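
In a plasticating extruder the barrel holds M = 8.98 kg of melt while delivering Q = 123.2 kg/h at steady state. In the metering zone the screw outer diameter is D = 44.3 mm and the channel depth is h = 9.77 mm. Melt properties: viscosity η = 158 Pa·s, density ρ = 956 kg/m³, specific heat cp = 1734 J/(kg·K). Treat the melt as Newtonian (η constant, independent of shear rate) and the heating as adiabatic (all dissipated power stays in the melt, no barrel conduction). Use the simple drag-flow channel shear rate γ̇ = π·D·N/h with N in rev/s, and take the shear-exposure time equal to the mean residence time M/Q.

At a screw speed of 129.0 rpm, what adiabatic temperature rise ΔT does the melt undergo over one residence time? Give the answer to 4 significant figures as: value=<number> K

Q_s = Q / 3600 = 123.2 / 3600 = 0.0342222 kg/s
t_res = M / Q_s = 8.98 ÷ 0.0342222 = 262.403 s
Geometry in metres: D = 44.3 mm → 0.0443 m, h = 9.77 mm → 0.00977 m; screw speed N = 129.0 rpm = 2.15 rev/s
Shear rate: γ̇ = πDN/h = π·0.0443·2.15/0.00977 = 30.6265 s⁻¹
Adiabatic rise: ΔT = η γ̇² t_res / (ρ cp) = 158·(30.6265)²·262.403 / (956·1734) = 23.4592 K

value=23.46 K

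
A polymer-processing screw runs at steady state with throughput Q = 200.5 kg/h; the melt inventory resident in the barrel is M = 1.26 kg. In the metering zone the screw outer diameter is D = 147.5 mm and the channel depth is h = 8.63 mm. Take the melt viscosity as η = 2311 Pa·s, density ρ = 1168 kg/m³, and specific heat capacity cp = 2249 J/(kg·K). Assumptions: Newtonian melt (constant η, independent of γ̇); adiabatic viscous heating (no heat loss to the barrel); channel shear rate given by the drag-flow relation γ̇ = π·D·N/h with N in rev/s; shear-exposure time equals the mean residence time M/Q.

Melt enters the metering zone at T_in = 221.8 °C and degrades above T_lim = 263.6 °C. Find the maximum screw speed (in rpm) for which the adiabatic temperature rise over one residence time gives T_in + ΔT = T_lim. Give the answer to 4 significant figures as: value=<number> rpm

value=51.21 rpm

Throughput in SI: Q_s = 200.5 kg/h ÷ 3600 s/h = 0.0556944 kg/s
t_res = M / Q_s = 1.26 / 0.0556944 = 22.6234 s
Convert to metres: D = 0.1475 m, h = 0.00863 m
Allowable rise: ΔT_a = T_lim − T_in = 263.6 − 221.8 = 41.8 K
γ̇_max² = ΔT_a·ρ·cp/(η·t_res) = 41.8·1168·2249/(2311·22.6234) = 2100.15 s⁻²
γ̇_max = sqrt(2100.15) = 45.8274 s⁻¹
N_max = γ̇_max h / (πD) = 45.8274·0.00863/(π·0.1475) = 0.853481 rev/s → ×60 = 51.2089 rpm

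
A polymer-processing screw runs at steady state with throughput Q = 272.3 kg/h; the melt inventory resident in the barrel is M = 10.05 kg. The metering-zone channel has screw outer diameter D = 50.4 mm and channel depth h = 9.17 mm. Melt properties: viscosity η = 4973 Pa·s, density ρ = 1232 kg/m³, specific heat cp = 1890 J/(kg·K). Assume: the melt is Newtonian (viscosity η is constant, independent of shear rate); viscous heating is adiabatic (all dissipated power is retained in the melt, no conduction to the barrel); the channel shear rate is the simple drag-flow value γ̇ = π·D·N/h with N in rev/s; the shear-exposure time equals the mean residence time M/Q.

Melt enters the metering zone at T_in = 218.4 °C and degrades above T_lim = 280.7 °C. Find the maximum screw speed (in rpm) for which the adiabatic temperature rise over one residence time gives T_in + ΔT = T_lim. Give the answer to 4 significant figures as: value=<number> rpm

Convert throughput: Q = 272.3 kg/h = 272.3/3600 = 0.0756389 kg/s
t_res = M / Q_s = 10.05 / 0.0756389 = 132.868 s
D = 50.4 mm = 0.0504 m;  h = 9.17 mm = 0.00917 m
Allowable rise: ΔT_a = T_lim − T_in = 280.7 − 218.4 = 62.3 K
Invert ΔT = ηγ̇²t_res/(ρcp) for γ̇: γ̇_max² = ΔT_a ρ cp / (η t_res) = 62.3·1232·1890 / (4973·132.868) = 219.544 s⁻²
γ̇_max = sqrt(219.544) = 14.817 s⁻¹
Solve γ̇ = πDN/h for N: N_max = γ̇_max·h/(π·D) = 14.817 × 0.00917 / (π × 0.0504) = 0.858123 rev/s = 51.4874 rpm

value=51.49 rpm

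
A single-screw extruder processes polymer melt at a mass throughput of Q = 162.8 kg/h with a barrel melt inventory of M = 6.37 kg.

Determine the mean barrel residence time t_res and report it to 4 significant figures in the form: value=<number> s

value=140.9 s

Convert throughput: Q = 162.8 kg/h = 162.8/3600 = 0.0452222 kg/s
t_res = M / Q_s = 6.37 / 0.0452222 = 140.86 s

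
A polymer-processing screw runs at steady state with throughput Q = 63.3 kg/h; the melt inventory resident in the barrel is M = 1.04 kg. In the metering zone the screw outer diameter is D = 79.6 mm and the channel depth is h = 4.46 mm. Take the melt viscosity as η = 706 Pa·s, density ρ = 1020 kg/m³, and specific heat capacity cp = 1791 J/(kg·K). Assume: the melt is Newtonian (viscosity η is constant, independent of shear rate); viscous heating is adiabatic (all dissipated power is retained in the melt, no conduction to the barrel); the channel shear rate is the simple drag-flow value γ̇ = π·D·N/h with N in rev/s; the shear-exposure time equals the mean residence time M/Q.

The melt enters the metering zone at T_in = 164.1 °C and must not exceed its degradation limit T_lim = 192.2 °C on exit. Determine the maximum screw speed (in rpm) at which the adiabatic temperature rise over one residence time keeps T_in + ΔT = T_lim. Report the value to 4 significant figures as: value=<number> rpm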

○ ○ ○ ○ ○ ○ ○

▶ [Action item] In full and without alteration, write out the data above.

▶ [The answer]
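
In a plasticating extruder the barrel holds M = 8.98 kg of melt while delivering Q = 123.2 kg/h at steady state. In the metering zone the screw outer diameter is D = 44.3 mm and the channel depth is h = 9.77 mm. Melt properties: viscosity η = 158 Pa·s, density ρ = 956 kg/m³, specific heat cp = 1734 J/(kg·K). Treat the melt as Newtonian (η constant, independent of shear rate) and the heating as adiabatic (all dissipated power stays in the melt, no barrel conduction). Use the simple drag-flow channel shear rate γ̇ = π·D·N/h with N in rev/s, and take the shear-exposure time equal to the mean residence time M/Q.

At a screw speed of 129.0 rpm, what adiabatic temperature rise ΔT does the melt undergo over one residence time? Give the answer to 4 significant figures as: value=<number> K

Q_s = Q / 3600 = 123.2 / 3600 = 0.0342222 kg/s
t_res = M / Q_s = 8.98 ÷ 0.0342222 = 262.403 s
Geometry in metres: D = 44.3 mm → 0.0443 m, h = 9.77 mm → 0.00977 m; screw speed N = 129.0 rpm = 2.15 rev/s
Shear rate: γ̇ = πDN/h = π·0.0443·2.15/0.00977 = 30.6265 s⁻¹
Adiabatic rise: ΔT = η γ̇² t_res / (ρ cp) = 158·(30.6265)²·262.403 / (956·1734) = 23.4592 K

value=23.46 K

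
A polymer-processing screw runs at steady state with throughput Q = 200.5 kg/h; the melt inventory resident in the barrel is M = 1.26 kg. In the metering zone the screw outer diameter is D = 147.5 mm and the channel depth is h = 8.63 mm. Take the melt viscosity as η = 2311 Pa·s, density ρ = 1168 kg/m³, and specific heat capacity cp = 2249 J/(kg·K). Assumptions: Newtonian melt (constant η, independent of γ̇); adiabatic viscous heating (no heat loss to the barrel); channel shear rate given by the drag-flow relation γ̇ = π·D·N/h with N in rev/s; shear-exposure time equals the mean residence time M/Q.

Melt enters the metering zone at T_in = 221.8 °C and degrades above T_lim = 263.6 °C. Find the maximum screw speed (in rpm) for which the adiabatic temperature rise over one residence time gives T_in + ΔT = T_lim. Give the answer to 4 significant figures as: value=<number> rpm

value=51.21 rpm

Throughput in SI: Q_s = 200.5 kg/h ÷ 3600 s/h = 0.0556944 kg/s
t_res = M / Q_s = 1.26 / 0.0556944 = 22.6234 s
Convert to metres: D = 0.1475 m, h = 0.00863 m
Allowable rise: ΔT_a = T_lim − T_in = 263.6 − 221.8 = 41.8 K
γ̇_max² = ΔT_a·ρ·cp/(η·t_res) = 41.8·1168·2249/(2311·22.6234) = 2100.15 s⁻²
γ̇_max = sqrt(2100.15) = 45.8274 s⁻¹
N_max = γ̇_max h / (πD) = 45.8274·0.00863/(π·0.1475) = 0.853481 rev/s → ×60 = 51.2089 rpm

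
A polymer-processing screw runs at steady state with throughput Q = 272.3 kg/h; the melt inventory resident in the barrel is M = 10.05 kg. The metering-zone channel has screw outer diameter D = 50.4 mm and channel depth h = 9.17 mm. Melt properties: viscosity η = 4973 Pa·s, density ρ = 1232 kg/m³, specific heat cp = 1890 J/(kg·K). Assume: the melt is Newtonian (viscosity η is constant, independent of shear rate); viscous heating is adiabatic (all dissipated power is retained in the melt, no conduction to the barrel); the channel shear rate is the simple drag-flow value γ̇ = π·D·N/h with N in rev/s; the shear-exposure time equals the mean residence time M/Q.

Melt enters the metering zone at T_in = 218.4 °C and degrades above T_lim = 280.7 °C. Find the maximum screw speed (in rpm) for which the adiabatic temperature rise over one residence time gives T_in + ΔT = T_lim. Give the answer to 4 significant figures as: value=<number> rpm

Convert throughput: Q = 272.3 kg/h = 272.3/3600 = 0.0756389 kg/s
t_res = M / Q_s = 10.05 / 0.0756389 = 132.868 s
D = 50.4 mm = 0.0504 m;  h = 9.17 mm = 0.00917 m
Allowable rise: ΔT_a = T_lim − T_in = 280.7 − 218.4 = 62.3 K
Invert ΔT = ηγ̇²t_res/(ρcp) for γ̇: γ̇_max² = ΔT_a ρ cp / (η t_res) = 62.3·1232·1890 / (4973·132.868) = 219.544 s⁻²
γ̇_max = sqrt(219.544) = 14.817 s⁻¹
Solve γ̇ = πDN/h for N: N_max = γ̇_max·h/(π·D) = 14.817 × 0.00917 / (π × 0.0504) = 0.858123 rev/s = 51.4874 rpm

value=51.49 rpm

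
A single-screw extruder processes polymer melt at a mass throughput of Q = 162.8 kg/h with a barrel melt inventory of M = 6.37 kg.

Determine the mean barrel residence time t_res and report it to 4 significant figures in the form: value=<number> s

value=140.9 s

Convert throughput: Q = 162.8 kg/h = 162.8/3600 = 0.0452222 kg/s
t_res = M / Q_s = 6.37 / 0.0452222 = 140.86 s

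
A polymer-processing screw runs at steady state with throughput Q = 63.3 kg/h; the melt inventory resident in the barrel is M = 1.04 kg. In the metering zone the screw outer diameter is D = 79.6 mm and the channel depth is h = 4.46 mm. Take the melt viscosity as η = 706 Pa·s, density ρ = 1020 kg/m³, and specific heat capacity cp = 1791 J/(kg·K). Assume: the melt is Newtonian (viscosity η is constant, independent of shear rate); viscous heating is adiabatic (all dissipated power is retained in the melt, no conduction to the barrel); the channel shear rate is the simple drag-flow value γ̇ = π·D·N/h with N in rev/s; the shear-exposure time equals the mean residence time M/Q.

The melt enters the metering zone at T_in = 164.1 °C and must not exceed its degradation limit T_lim = 192.2 °C on exit. Determine the maximum screw speed (in rpm) at which the adiabatic temperature rise over one residence time keeps T_in + ΔT = T_lim. Report the value to 4 significant figures as: value=<number> rpm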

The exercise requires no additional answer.